#### TASK ITEM:
Write out the whole listing exactly as it is written below.

#### PROVIDED DATA

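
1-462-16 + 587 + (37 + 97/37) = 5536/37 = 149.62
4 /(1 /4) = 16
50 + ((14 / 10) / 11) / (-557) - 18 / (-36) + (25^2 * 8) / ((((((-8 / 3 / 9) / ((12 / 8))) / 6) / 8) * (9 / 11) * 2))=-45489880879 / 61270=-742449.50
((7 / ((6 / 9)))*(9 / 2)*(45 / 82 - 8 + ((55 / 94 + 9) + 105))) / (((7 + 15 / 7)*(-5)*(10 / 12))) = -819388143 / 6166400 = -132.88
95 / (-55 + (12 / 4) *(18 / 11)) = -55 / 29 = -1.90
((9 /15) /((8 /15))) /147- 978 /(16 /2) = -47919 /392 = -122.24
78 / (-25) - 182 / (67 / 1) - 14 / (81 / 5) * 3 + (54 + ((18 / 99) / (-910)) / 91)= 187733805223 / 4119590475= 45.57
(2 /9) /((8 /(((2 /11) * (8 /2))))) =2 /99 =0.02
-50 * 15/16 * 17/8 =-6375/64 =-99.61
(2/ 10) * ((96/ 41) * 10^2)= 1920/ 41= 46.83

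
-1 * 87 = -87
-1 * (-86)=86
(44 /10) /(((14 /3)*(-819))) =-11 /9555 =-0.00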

########

#### PROBLEM SOLUTION:
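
1-462-16 + 587 + (37 + 97/37) = 5536/37 = 149.62
4 /(1 /4) = 16
50 + ((14 / 10) / 11) / (-557) - 18 / (-36) + (25^2 * 8) / ((((((-8 / 3 / 9) / ((12 / 8))) / 6) / 8) * (9 / 11) * 2))=-45489880879 / 61270=-742449.50
((7 / ((6 / 9)))*(9 / 2)*(45 / 82 - 8 + ((55 / 94 + 9) + 105))) / (((7 + 15 / 7)*(-5)*(10 / 12))) = -819388143 / 6166400 = -132.88
95 / (-55 + (12 / 4) *(18 / 11)) = -55 / 29 = -1.90
((9 /15) /((8 /15))) /147- 978 /(16 /2) = -47919 /392 = -122.24
78 / (-25) - 182 / (67 / 1) - 14 / (81 / 5) * 3 + (54 + ((18 / 99) / (-910)) / 91)= 187733805223 / 4119590475= 45.57
(2 /9) /((8 /(((2 /11) * (8 /2))))) =2 /99 =0.02
-50 * 15/16 * 17/8 =-6375/64 =-99.61
(2/ 10) * ((96/ 41) * 10^2)= 1920/ 41= 46.83

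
-1 * 87 = -87
-1 * (-86)=86
(44 /10) /(((14 /3)*(-819))) =-11 /9555 =-0.00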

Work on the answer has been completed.